Stored data:
========================================================================

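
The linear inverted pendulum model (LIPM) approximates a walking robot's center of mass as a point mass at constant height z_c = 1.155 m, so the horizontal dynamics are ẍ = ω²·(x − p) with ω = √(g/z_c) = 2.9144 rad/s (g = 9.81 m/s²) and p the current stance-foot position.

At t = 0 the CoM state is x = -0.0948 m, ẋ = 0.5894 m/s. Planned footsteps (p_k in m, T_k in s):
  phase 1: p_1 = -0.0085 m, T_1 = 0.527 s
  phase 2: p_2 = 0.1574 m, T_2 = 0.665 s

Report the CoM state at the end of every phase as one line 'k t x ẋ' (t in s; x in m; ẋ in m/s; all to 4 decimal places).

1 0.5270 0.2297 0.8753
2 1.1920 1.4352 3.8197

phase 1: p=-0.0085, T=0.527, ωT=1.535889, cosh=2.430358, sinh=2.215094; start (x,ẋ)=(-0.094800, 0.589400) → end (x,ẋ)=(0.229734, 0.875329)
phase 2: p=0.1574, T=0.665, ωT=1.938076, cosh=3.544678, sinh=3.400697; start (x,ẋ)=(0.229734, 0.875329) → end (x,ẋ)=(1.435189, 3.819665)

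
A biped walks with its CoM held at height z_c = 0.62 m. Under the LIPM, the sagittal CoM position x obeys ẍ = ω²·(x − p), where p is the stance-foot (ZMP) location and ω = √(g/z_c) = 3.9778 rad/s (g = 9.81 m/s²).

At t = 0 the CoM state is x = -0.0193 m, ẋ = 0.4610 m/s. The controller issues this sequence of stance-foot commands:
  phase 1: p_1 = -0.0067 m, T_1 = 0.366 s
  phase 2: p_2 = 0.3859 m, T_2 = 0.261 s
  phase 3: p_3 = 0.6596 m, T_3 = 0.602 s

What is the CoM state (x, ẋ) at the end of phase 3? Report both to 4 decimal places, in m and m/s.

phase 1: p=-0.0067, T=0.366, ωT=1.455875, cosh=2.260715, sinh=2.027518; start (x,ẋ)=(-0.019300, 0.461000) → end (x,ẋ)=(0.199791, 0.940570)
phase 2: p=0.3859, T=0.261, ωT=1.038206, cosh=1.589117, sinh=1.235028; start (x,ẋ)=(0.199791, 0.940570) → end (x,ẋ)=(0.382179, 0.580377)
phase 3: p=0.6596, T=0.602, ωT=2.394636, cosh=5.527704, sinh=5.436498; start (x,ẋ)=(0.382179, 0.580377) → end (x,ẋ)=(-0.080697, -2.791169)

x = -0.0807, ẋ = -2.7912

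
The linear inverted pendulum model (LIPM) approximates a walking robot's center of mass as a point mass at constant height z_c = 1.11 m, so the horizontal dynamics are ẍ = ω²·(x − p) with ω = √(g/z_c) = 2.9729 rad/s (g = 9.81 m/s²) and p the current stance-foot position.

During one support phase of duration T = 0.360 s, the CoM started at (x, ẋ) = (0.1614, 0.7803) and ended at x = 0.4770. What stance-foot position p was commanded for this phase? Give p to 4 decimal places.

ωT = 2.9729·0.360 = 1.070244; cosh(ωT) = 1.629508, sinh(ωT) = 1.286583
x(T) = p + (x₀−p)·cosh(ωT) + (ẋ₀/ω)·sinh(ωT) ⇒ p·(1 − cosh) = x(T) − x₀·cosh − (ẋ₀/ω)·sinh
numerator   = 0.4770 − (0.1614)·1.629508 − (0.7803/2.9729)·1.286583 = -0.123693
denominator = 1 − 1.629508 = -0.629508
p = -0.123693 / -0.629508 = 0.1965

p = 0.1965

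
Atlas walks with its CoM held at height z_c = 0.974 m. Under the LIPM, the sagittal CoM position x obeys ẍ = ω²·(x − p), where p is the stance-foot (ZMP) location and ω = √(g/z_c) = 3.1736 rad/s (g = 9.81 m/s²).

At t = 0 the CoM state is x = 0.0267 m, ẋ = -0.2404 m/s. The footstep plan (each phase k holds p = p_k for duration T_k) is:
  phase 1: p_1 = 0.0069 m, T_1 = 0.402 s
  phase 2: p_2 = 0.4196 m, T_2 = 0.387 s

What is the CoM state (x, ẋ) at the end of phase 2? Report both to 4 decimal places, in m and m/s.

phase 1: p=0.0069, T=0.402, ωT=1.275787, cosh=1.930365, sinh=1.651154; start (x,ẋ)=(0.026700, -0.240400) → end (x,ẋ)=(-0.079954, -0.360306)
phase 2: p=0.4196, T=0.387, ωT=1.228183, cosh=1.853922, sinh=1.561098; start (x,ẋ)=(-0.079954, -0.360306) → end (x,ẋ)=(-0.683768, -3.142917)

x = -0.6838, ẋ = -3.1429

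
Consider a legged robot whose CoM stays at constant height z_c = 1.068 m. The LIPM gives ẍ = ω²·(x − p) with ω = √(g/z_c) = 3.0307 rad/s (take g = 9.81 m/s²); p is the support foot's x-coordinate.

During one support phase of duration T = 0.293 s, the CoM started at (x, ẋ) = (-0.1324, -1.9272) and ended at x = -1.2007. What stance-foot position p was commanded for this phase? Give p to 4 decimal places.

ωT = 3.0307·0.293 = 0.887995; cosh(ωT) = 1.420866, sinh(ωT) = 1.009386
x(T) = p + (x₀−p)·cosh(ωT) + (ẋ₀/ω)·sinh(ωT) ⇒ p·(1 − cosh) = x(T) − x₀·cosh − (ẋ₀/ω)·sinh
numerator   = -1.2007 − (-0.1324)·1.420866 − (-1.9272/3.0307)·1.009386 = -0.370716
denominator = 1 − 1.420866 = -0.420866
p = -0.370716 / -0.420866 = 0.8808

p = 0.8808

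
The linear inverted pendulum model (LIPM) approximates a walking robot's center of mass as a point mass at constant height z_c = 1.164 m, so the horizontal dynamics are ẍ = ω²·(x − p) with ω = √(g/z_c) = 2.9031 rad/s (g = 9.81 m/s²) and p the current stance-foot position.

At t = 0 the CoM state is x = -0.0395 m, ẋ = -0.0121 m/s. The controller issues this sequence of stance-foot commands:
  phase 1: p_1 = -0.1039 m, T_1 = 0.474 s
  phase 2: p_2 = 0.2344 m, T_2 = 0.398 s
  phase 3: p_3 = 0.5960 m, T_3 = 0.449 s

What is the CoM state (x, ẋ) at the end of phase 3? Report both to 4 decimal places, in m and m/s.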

========================================================================

Write out every line in the data that holds the string "LIPM".

**YOUR RESPONSE**.
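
The linear inverted pendulum model (LIPM) approximates a walking robot's center of mass as a point mass at constant height z_c = 1.155 m, so the horizontal dynamics are ẍ = ω²·(x − p) with ω = √(g/z_c) = 2.9144 rad/s (g = 9.81 m/s²) and p the current stance-foot position.
A biped walks with its CoM held at height z_c = 0.62 m. Under the LIPM, the sagittal CoM position x obeys ẍ = ω²·(x − p), where p is the stance-foot (ZMP) location and ω = √(g/z_c) = 3.9778 rad/s (g = 9.81 m/s²).
The linear inverted pendulum model (LIPM) approximates a walking robot's center of mass as a point mass at constant height z_c = 1.11 m, so the horizontal dynamics are ẍ = ω²·(x − p) with ω = √(g/z_c) = 2.9729 rad/s (g = 9.81 m/s²) and p the current stance-foot position.
Atlas walks with its CoM held at height z_c = 0.974 m. Under the LIPM, the sagittal CoM position x obeys ẍ = ω²·(x − p), where p is the stance-foot (ZMP) location and ω = √(g/z_c) = 3.1736 rad/s (g = 9.81 m/s²).
Consider a legged robot whose CoM stays at constant height z_c = 1.068 m. The LIPM gives ẍ = ω²·(x − p) with ω = √(g/z_c) = 3.0307 rad/s (take g = 9.81 m/s²); p is the support foot's x-coordinate.
The linear inverted pendulum model (LIPM) approximates a walking robot's center of mass as a point mass at constant height z_c = 1.164 m, so the horizontal dynamics are ẍ = ω²·(x − p) with ω = √(g/z_c) = 2.9031 rad/s (g = 9.81 m/s²) and p the current stance-foot position.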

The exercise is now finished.